## What you should do:
Below is a set of entries. Reproduce exactly the lines from the one containing "(7) WV = 13" through the end, both included.

------------------------------------

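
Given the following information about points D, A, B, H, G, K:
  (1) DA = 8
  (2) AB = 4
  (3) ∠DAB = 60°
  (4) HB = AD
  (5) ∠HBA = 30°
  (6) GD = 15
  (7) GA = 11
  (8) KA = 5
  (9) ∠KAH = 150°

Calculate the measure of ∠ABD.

Step 1: By the law of cosines on triangle BAD: BD² = 4² + 8² − 2·4·8·cos(60°) = 48, so BD = 4·√3.
Step 2: By the inverse law of cosines on triangle ABD: cos(∠ABD) = (4² + (4·√3)² − 8²) / (2·4·4·√3) = 0/55.43 = 0, so ∠ABD = 90°.

Therefore, the measure of angle ∠ABD = 90°.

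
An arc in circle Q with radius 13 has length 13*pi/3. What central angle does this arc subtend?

The full circumference is 2πr = 26*pi.
The arc is 13*pi/3 / 26*pi = 1/6 of the full circle.
So the central angle = 1/6 × 360° = 60°.

60°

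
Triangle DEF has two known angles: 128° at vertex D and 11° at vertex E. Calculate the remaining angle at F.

The interior angles sum to 180°: angle F = 180 - 128 - 11 = 41°.
The triangle is obtuse (angles 128°, 11°, 41°).

41 degrees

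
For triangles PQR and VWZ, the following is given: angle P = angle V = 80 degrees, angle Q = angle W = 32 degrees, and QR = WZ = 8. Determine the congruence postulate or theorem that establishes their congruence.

The given information provides:
angle P = angle V = 80 degrees, angle Q = angle W = 32 degrees, and QR = WZ = 8
This matches the AAS congruence theorem.
Two pairs of corresponding angles and a non-included side are equal (Angle-Angle-Side).

AAS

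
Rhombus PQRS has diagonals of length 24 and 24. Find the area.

The diagonals of a rhombus divide it into four right triangles.
Each triangle has legs 24/ 2 = 12 and 24/2 = 12, so each has area (1/2)*12*12 = 72.
Four such triangles give total area = (d1 * d2) / 2 = 288.

288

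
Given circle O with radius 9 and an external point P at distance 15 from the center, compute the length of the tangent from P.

Let T be the point of tangency. Then OT ⊥ PT (radius ⊥ tangent).
In right triangle OTP: OP² = OT² + PT²
15² = 9² + PT²
PT² = 144, PT = 12

12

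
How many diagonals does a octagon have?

The number of diagonals in an n-gon is n(n - 3)/2.
For n = 8: 8(8 - 3)/2 = 8 × 5 / 2 = 20.

20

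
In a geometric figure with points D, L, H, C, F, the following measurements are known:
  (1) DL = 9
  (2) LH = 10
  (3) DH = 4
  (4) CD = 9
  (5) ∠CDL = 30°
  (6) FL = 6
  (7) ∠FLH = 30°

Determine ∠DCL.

Step 1: By the law of cosines on triangle CDL: CL² = 9² + 9² − 2·9·9·cos(30°) = 21.7, so CL ≈ 4.66.
Step 2: By the inverse law of cosines on triangle DCL: cos(∠DCL) = (9² + 4.66² − 9²) / (2·9·4.66) = 21.7/83.86 = 0.2588, so ∠DCL = 75°.

Therefore, the measure of angle ∠DCL = 75°.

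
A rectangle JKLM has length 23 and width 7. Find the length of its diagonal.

A rectangle's diagonal splits it into two right triangles, with the diagonal as the hypotenuse.
By the Pythagorean theorem, d^2 = 23^2 + 7^2 = 578.
Therefore d = sqrt(578) = 17*sqrt(2).

17*sqrt(2)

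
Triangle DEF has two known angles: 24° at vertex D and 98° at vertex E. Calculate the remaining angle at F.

By the triangle angle sum property, the three interior angles of any triangle add up to 180°.
We know angle D = 24° and angle E = 98°, so their sum is 122°.
Therefore angle F = 180° - 122° = 58°.

58 degrees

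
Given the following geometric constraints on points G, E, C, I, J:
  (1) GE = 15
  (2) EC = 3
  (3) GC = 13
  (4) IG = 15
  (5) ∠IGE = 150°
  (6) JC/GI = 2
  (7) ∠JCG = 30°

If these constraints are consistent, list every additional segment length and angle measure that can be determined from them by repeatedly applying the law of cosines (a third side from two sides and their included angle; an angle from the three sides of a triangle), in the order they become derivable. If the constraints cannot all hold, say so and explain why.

The constraints are consistent. Derivable facts, in order:
After 1 step:
- EI ≈ 28.98
- GJ ≈ 19.84
- ∠CEG = 43.76°
- ∠CGE = 9.18°
- ∠ECG = 127.05°
After 2 steps:
- ∠CGJ = 130.87°
- ∠CJG = 19.13°
- ∠EIG = 15°
- ∠GEI = 15°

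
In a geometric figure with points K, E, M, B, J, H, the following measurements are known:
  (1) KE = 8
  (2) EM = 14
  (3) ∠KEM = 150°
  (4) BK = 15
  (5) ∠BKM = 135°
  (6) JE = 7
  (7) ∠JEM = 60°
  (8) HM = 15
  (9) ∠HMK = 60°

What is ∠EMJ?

Step 1: By the law of cosines on triangle MEJ: MJ² = 14² + 7² − 2·14·7·cos(60°) = 147, so MJ = 7·√3.
Step 2: By the inverse law of cosines on triangle EMJ: cos(∠EMJ) = (14² + (7·√3)² − 7²) / (2·14·7·√3) = 294/339.48 = 0.866, so ∠EMJ = 30°.

Therefore, the measure of angle ∠EMJ = 30°.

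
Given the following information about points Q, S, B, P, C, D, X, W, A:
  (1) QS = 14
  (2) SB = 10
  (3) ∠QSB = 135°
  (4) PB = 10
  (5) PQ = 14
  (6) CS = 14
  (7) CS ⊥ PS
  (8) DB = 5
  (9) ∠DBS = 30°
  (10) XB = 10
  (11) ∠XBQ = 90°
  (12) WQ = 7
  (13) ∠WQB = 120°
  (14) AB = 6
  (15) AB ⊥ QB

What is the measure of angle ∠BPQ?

Step 1: By the law of cosines on triangle BSQ: BQ² = 10² + 14² − 2·10·14·cos(135°) = 493.99, so BQ ≈ 22.23.
Step 2: By the inverse law of cosines on triangle BPQ: cos(∠BPQ) = (10² + 14² − 22.23²) / (2·10·14) = -197.99/280 = -0.7071, so ∠BPQ = 135°.

Therefore, the measure of angle ∠BPQ = 135°.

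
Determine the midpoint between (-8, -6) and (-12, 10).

The midpoint is the point halfway along the segment.
Move half the horizontal distance: -8 + (-12 - -8)/2 = -8 + -4/2 = -10
Move half the vertical distance: -6 + (10 - -6)/2 = -6 + 16/2 = 2
Midpoint = (-10, 2)

(-10, 2)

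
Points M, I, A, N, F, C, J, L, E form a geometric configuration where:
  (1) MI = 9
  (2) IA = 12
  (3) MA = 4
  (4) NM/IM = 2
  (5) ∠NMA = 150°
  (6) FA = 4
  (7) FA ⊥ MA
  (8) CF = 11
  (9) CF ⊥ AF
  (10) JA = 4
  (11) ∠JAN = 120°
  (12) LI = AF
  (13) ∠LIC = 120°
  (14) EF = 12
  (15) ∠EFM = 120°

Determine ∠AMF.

Step 1: By the law of cosines on triangle MAF: MF² = 4² + 4² − 2·4·4·cos(90°) = 32, so MF = 4·√2.
Step 2: By the inverse law of cosines on triangle AMF: cos(∠AMF) = (4² + (4·√2)² − 4²) / (2·4·4·√2) = 32/45.25 = 0.7071, so ∠AMF = 45°.

Therefore, the measure of angle ∠AMF = 45°.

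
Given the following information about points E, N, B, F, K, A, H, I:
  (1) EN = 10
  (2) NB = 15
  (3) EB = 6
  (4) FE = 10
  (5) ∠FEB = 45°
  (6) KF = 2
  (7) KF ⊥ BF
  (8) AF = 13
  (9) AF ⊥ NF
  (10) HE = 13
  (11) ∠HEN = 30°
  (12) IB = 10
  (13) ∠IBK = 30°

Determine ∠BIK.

Step 1: By the law of cosines on triangle BEF: BF² = 6² + 10² − 2·6·10·cos(45°) = 51.15, so BF ≈ 7.15.
Step 2: By the law of cosines on triangle BFK: BK² = 7.15² + 2² − 2·7.15·2·cos(90°) = 55.15, so BK ≈ 7.43.
Step 3: By the law of cosines on triangle IBK: IK² = 10² + 7.43² − 2·10·7.43·cos(30°) = 26.52, so IK ≈ 5.15.
Step 4: By the inverse law of cosines on triangle BIK: cos(∠BIK) = (10² + 5.15² − 7.43²) / (2·10·5.15) = 71.38/103 = 0.693, so ∠BIK = 46.13°.

Therefore, the measure of angle ∠BIK = 46.13°.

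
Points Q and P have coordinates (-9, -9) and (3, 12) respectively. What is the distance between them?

The horizontal distance is |3 - -9| = 12 and the vertical distance is |12 - -9| = 21.
By the Pythagorean theorem, d = sqrt(12^2 + 21^2) = sqrt(585) = 3*sqrt(65).

3*sqrt(65)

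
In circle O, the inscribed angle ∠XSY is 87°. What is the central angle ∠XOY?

The inscribed angle theorem states that a central angle is always twice any inscribed angle that subtends the same arc.
Since the inscribed angle is 87°, the central angle = 2 × 87° = 174°.

174°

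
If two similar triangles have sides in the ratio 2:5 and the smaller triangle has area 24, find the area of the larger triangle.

The ratio of areas of similar triangles = (side ratio)^2.
Side ratio = 2:5, so area ratio = 4:25.
Area of the larger triangle / Area of the smaller triangle = 25/4
Area of the larger triangle = 24 * 25/4 = 150

150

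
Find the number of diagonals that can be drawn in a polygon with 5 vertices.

Total line segments between 5 vertices = C(5,2) = 10.
Subtract the 5 sides: 10 - 5 = 5 diagonals.

5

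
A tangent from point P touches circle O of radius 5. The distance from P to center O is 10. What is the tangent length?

tangent = √(d² - r²) = √(10² - 5²) = √(100 - 25) = √75 = 5*sqrt(3)

5*sqrt(3)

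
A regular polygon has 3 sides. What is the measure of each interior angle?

Each interior angle of a regular n-gon is (n - 2) * 180 / n.
For n = 3: (3 - 2) * 180 / 3 = 180/3 = 60 degrees.

60 degrees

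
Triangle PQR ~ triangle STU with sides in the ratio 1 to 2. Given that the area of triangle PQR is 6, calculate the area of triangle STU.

For similar figures, the area ratio equals the square of the side ratio.
Side ratio (PQR to STU) = 1:2, so area ratio = 1^2:2^2 = 1:4.
If the area of PQR is 6, then the area of STU = 6 * (4/1) = 24.

24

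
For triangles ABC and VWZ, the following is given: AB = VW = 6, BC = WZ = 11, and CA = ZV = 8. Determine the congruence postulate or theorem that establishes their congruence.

The given information matches SSS: All three pairs of corresponding sides are equal (Side-Side-Side).

SSS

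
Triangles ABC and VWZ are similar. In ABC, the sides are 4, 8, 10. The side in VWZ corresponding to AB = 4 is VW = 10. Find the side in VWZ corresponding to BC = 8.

Similar triangles have proportional sides. Setting up the proportion:
VW / AB = WZ / BC
10 / 4 = WZ / 8
WZ = 8 * 10 / 4 = 20.

20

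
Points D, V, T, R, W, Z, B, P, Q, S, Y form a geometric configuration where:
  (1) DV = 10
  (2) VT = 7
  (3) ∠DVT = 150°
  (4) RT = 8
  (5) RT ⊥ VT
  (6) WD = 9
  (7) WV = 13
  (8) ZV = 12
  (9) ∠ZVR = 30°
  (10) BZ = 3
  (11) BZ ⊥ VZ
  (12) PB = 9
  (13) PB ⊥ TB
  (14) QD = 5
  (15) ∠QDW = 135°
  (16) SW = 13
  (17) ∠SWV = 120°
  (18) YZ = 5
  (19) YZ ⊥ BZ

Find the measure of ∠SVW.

Step 1: By the law of cosines on triangle VWS: VS² = 13² + 13² − 2·13·13·cos(120°) = 507, so VS = 13·√3.
Step 2: By the inverse law of cosines on triangle SVW: cos(∠SVW) = ((13·√3)² + 13² − 13²) / (2·13·√3·13) = 507/585.43 = 0.866, so ∠SVW = 30°.

Therefore, the measure of angle ∠SVW = 30°.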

------------------------------------

## Output of the exercise:
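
  (7) WV = 13
  (8) ZV = 12
  (9) ∠ZVR = 30°
  (10) BZ = 3
  (11) BZ ⊥ VZ
  (12) PB = 9
  (13) PB ⊥ TB
  (14) QD = 5
  (15) ∠QDW = 135°
  (16) SW = 13
  (17) ∠SWV = 120°
  (18) YZ = 5
  (19) YZ ⊥ BZ

Find the measure of ∠SVW.

Step 1: By the law of cosines on triangle VWS: VS² = 13² + 13² − 2·13·13·cos(120°) = 507, so VS = 13·√3.
Step 2: By the inverse law of cosines on triangle SVW: cos(∠SVW) = ((13·√3)² + 13² − 13²) / (2·13·√3·13) = 507/585.43 = 0.866, so ∠SVW = 30°.

Therefore, the measure of angle ∠SVW = 30°.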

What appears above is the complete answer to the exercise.